— Work order —
Your job with the data below is to output exactly the lines from the one holding "determine log K" down to the one holding "In³⁺(aq) + 3", both included, and no others.

**** Extracted records ****

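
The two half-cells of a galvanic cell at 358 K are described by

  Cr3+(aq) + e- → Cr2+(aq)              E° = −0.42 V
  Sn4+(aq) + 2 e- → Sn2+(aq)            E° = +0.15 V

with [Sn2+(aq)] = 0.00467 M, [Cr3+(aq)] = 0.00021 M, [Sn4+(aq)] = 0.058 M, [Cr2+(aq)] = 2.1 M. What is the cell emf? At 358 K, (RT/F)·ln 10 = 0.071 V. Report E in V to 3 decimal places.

+0.893 V

Sn⁴⁺/Sn²⁺ is reduced (cathode, E° = +0.15 V) and Cr³⁺/Cr²⁺ is oxidized (anode).
The standard potential is +0.15 − (−0.42) = +0.57 V and the balanced reaction transfers n = 2 electrons.
Balancing gives Sn4+(aq) + 2 Cr2+(aq) → Sn2+(aq) + 2 Cr3+(aq); hence Q = ([Sn2+(aq)]·[Cr3+(aq)]^2) / ([Sn4+(aq)]·[Cr2+(aq)]^2) = 8.05×10^−10 (log Q = −9.094).
E = E° − (0.071/n)·log Q = +0.57 − (0.071/2)(−9.094) = +0.893 V.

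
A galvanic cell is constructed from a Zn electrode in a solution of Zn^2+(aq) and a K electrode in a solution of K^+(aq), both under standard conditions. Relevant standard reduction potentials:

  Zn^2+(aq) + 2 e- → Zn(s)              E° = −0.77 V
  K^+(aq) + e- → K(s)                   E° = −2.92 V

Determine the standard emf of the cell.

+2.15 V

Of the two couples in this cell, the one with the more positive reduction potential is reduced at the cathode: here that is Zn²⁺/Zn (−0.77 V); K⁺/K (−2.92 V) is the anode.
E°cell = E°(cathode) − E°(anode) = −0.77 − (−2.92) = +2.15 V.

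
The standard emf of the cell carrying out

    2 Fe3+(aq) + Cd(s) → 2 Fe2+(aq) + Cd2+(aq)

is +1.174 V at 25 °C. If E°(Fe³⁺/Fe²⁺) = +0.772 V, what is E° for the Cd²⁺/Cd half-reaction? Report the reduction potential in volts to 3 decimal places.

In the reaction as written the Fe³⁺/Fe²⁺ couple is reduced (cathode) and Cd²⁺/Cd is oxidized (anode), so E°cell = E°(Fe³⁺/Fe²⁺) − E°(Cd²⁺/Cd).
E°(Cd²⁺/Cd) = E°(cathode) − E°cell = +0.772 − (+1.174) = −0.402 V.

−0.402 V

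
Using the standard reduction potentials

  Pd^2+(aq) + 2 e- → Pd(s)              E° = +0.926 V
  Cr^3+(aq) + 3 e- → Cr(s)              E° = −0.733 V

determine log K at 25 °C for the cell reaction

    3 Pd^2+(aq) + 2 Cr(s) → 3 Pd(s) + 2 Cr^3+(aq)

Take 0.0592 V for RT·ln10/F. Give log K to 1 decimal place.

log K = 168.1

The Pd²⁺/Pd couple is reduced (cathode); E°cell = +0.926 − (−0.733) = +1.659 V with n = 6.
At equilibrium E = 0, so log K = nE°cell / 0.0592 = (6)(+1.659) / 0.0592 = 168.1.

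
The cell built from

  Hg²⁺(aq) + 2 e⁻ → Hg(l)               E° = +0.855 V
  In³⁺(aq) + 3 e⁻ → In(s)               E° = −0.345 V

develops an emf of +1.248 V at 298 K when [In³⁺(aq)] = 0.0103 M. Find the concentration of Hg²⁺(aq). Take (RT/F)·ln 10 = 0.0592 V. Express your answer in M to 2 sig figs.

2.0 M

The Hg²⁺/Hg couple has the larger reduction potential, so it is the cathode: E°cell = +0.855 − (−0.345) = +1.200 V and n = 6.
Since E = E° − (0.0592/n)·log Q, log Q = n(E° − E)/0.0592 = −4.865.
Balancing electrons gives 3 Hg²⁺(aq) + 2 In(s) → 3 Hg(l) + 2 In³⁺(aq); thus Q = [In³⁺(aq)]^2 / [Hg²⁺(aq)]^3.
Substituting the known concentrations and solving, log [Hg²⁺(aq)] = 0.297 and [Hg²⁺(aq)] = 2.0 M.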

****

— Completed exercise —
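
determine log K at 25 °C for the cell reaction

    3 Pd^2+(aq) + 2 Cr(s) → 3 Pd(s) + 2 Cr^3+(aq)

Take 0.0592 V for RT·ln10/F. Give log K to 1 decimal place.

log K = 168.1

The Pd²⁺/Pd couple is reduced (cathode); E°cell = +0.926 − (−0.733) = +1.659 V with n = 6.
At equilibrium E = 0, so log K = nE°cell / 0.0592 = (6)(+1.659) / 0.0592 = 168.1.

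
The cell built from

  Hg²⁺(aq) + 2 e⁻ → Hg(l)               E° = +0.855 V
  In³⁺(aq) + 3 e⁻ → In(s)               E° = −0.345 V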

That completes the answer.